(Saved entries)
● ● ● ● ●

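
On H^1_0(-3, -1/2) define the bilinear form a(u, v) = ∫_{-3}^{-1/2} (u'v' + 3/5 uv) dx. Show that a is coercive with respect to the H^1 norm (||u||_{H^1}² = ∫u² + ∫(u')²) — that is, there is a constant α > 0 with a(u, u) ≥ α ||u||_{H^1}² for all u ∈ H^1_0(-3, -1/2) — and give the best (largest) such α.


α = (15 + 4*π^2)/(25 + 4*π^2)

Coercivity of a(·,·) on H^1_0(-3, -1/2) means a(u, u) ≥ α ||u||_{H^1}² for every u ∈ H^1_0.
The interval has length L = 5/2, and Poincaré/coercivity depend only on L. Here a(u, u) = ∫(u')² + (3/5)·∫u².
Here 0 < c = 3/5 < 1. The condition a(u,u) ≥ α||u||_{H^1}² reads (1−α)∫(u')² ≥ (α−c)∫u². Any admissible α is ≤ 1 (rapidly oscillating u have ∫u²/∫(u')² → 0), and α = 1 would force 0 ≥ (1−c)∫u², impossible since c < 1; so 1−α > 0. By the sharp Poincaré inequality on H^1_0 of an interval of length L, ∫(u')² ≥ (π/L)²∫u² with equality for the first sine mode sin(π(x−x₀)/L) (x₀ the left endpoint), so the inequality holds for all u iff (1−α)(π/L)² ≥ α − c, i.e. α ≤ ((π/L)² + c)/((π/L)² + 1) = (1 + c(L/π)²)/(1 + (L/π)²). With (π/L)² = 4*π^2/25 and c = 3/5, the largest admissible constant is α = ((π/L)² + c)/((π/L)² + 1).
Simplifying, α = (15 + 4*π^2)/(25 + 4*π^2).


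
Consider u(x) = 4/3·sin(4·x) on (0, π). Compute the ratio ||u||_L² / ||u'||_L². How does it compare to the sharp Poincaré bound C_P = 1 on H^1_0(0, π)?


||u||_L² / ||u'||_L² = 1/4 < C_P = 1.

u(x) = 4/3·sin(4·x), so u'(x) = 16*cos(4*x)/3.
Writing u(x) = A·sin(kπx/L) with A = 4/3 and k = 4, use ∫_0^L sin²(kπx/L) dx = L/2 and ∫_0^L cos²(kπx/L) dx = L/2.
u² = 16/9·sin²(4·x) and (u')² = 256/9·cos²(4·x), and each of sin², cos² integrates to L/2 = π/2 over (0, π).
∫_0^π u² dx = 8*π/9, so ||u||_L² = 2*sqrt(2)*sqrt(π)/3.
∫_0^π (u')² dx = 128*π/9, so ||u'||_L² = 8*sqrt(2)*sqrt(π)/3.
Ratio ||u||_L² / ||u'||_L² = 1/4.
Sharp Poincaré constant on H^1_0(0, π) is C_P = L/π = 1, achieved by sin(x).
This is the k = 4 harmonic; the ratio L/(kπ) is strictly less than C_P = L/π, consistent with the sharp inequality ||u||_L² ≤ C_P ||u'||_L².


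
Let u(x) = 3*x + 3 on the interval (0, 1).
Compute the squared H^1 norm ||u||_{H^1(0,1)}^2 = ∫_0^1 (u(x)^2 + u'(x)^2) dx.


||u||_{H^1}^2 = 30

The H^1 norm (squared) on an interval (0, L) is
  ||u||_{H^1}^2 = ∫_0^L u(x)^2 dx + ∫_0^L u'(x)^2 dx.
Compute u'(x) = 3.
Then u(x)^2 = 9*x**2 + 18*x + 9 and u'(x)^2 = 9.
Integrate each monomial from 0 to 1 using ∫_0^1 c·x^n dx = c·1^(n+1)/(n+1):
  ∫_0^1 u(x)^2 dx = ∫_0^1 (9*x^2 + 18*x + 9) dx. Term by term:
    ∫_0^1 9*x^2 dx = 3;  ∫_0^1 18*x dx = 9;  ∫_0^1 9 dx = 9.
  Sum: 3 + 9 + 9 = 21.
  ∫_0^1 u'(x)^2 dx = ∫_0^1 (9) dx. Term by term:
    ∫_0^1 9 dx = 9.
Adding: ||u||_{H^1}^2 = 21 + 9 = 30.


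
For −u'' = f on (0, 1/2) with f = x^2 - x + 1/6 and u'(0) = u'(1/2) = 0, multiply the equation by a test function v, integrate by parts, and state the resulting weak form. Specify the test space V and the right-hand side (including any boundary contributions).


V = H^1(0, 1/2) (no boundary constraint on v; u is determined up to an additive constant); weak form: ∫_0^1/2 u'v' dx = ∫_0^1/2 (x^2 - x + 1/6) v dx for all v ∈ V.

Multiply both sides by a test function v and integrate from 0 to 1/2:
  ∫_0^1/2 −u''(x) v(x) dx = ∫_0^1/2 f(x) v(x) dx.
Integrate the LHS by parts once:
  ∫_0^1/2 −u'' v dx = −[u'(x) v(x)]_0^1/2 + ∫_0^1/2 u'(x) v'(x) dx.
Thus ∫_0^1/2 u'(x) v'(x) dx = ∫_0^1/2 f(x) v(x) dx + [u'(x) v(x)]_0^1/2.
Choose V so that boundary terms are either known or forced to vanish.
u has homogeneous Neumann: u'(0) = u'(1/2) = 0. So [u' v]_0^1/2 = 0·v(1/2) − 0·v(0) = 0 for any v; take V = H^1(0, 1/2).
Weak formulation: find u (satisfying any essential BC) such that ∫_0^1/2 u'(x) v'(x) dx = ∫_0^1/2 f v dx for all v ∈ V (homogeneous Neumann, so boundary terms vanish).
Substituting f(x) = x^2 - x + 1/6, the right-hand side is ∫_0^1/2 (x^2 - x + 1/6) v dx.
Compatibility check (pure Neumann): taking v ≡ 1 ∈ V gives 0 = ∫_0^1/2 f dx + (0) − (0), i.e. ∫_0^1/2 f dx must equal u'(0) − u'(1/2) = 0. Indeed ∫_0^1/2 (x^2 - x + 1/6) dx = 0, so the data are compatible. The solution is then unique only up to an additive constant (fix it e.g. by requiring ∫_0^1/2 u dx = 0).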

● ● ● ● ●

### DESCRIPTION OF THE TASK:
Your reply must be a faithful copy of each entry above.

### SOLUTION TO THIS TASK:
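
On H^1_0(-3, -1/2) define the bilinear form a(u, v) = ∫_{-3}^{-1/2} (u'v' + 3/5 uv) dx. Show that a is coercive with respect to the H^1 norm (||u||_{H^1}² = ∫u² + ∫(u')²) — that is, there is a constant α > 0 with a(u, u) ≥ α ||u||_{H^1}² for all u ∈ H^1_0(-3, -1/2) — and give the best (largest) such α.


α = (15 + 4*π^2)/(25 + 4*π^2)

Coercivity of a(·,·) on H^1_0(-3, -1/2) means a(u, u) ≥ α ||u||_{H^1}² for every u ∈ H^1_0.
The interval has length L = 5/2, and Poincaré/coercivity depend only on L. Here a(u, u) = ∫(u')² + (3/5)·∫u².
Here 0 < c = 3/5 < 1. The condition a(u,u) ≥ α||u||_{H^1}² reads (1−α)∫(u')² ≥ (α−c)∫u². Any admissible α is ≤ 1 (rapidly oscillating u have ∫u²/∫(u')² → 0), and α = 1 would force 0 ≥ (1−c)∫u², impossible since c < 1; so 1−α > 0. By the sharp Poincaré inequality on H^1_0 of an interval of length L, ∫(u')² ≥ (π/L)²∫u² with equality for the first sine mode sin(π(x−x₀)/L) (x₀ the left endpoint), so the inequality holds for all u iff (1−α)(π/L)² ≥ α − c, i.e. α ≤ ((π/L)² + c)/((π/L)² + 1) = (1 + c(L/π)²)/(1 + (L/π)²). With (π/L)² = 4*π^2/25 and c = 3/5, the largest admissible constant is α = ((π/L)² + c)/((π/L)² + 1).
Simplifying, α = (15 + 4*π^2)/(25 + 4*π^2).


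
Consider u(x) = 4/3·sin(4·x) on (0, π). Compute the ratio ||u||_L² / ||u'||_L². How does it compare to the sharp Poincaré bound C_P = 1 on H^1_0(0, π)?


||u||_L² / ||u'||_L² = 1/4 < C_P = 1.

u(x) = 4/3·sin(4·x), so u'(x) = 16*cos(4*x)/3.
Writing u(x) = A·sin(kπx/L) with A = 4/3 and k = 4, use ∫_0^L sin²(kπx/L) dx = L/2 and ∫_0^L cos²(kπx/L) dx = L/2.
u² = 16/9·sin²(4·x) and (u')² = 256/9·cos²(4·x), and each of sin², cos² integrates to L/2 = π/2 over (0, π).
∫_0^π u² dx = 8*π/9, so ||u||_L² = 2*sqrt(2)*sqrt(π)/3.
∫_0^π (u')² dx = 128*π/9, so ||u'||_L² = 8*sqrt(2)*sqrt(π)/3.
Ratio ||u||_L² / ||u'||_L² = 1/4.
Sharp Poincaré constant on H^1_0(0, π) is C_P = L/π = 1, achieved by sin(x).
This is the k = 4 harmonic; the ratio L/(kπ) is strictly less than C_P = L/π, consistent with the sharp inequality ||u||_L² ≤ C_P ||u'||_L².


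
Let u(x) = 3*x + 3 on the interval (0, 1).
Compute the squared H^1 norm ||u||_{H^1(0,1)}^2 = ∫_0^1 (u(x)^2 + u'(x)^2) dx.


||u||_{H^1}^2 = 30

The H^1 norm (squared) on an interval (0, L) is
  ||u||_{H^1}^2 = ∫_0^L u(x)^2 dx + ∫_0^L u'(x)^2 dx.
Compute u'(x) = 3.
Then u(x)^2 = 9*x**2 + 18*x + 9 and u'(x)^2 = 9.
Integrate each monomial from 0 to 1 using ∫_0^1 c·x^n dx = c·1^(n+1)/(n+1):
  ∫_0^1 u(x)^2 dx = ∫_0^1 (9*x^2 + 18*x + 9) dx. Term by term:
    ∫_0^1 9*x^2 dx = 3;  ∫_0^1 18*x dx = 9;  ∫_0^1 9 dx = 9.
  Sum: 3 + 9 + 9 = 21.
  ∫_0^1 u'(x)^2 dx = ∫_0^1 (9) dx. Term by term:
    ∫_0^1 9 dx = 9.
Adding: ||u||_{H^1}^2 = 21 + 9 = 30.


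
For −u'' = f on (0, 1/2) with f = x^2 - x + 1/6 and u'(0) = u'(1/2) = 0, multiply the equation by a test function v, integrate by parts, and state the resulting weak form. Specify the test space V and the right-hand side (including any boundary contributions).


V = H^1(0, 1/2) (no boundary constraint on v; u is determined up to an additive constant); weak form: ∫_0^1/2 u'v' dx = ∫_0^1/2 (x^2 - x + 1/6) v dx for all v ∈ V.

Multiply both sides by a test function v and integrate from 0 to 1/2:
  ∫_0^1/2 −u''(x) v(x) dx = ∫_0^1/2 f(x) v(x) dx.
Integrate the LHS by parts once:
  ∫_0^1/2 −u'' v dx = −[u'(x) v(x)]_0^1/2 + ∫_0^1/2 u'(x) v'(x) dx.
Thus ∫_0^1/2 u'(x) v'(x) dx = ∫_0^1/2 f(x) v(x) dx + [u'(x) v(x)]_0^1/2.
Choose V so that boundary terms are either known or forced to vanish.
u has homogeneous Neumann: u'(0) = u'(1/2) = 0. So [u' v]_0^1/2 = 0·v(1/2) − 0·v(0) = 0 for any v; take V = H^1(0, 1/2).
Weak formulation: find u (satisfying any essential BC) such that ∫_0^1/2 u'(x) v'(x) dx = ∫_0^1/2 f v dx for all v ∈ V (homogeneous Neumann, so boundary terms vanish).
Substituting f(x) = x^2 - x + 1/6, the right-hand side is ∫_0^1/2 (x^2 - x + 1/6) v dx.
Compatibility check (pure Neumann): taking v ≡ 1 ∈ V gives 0 = ∫_0^1/2 f dx + (0) − (0), i.e. ∫_0^1/2 f dx must equal u'(0) − u'(1/2) = 0. Indeed ∫_0^1/2 (x^2 - x + 1/6) dx = 0, so the data are compatible. The solution is then unique only up to an additive constant (fix it e.g. by requiring ∫_0^1/2 u dx = 0).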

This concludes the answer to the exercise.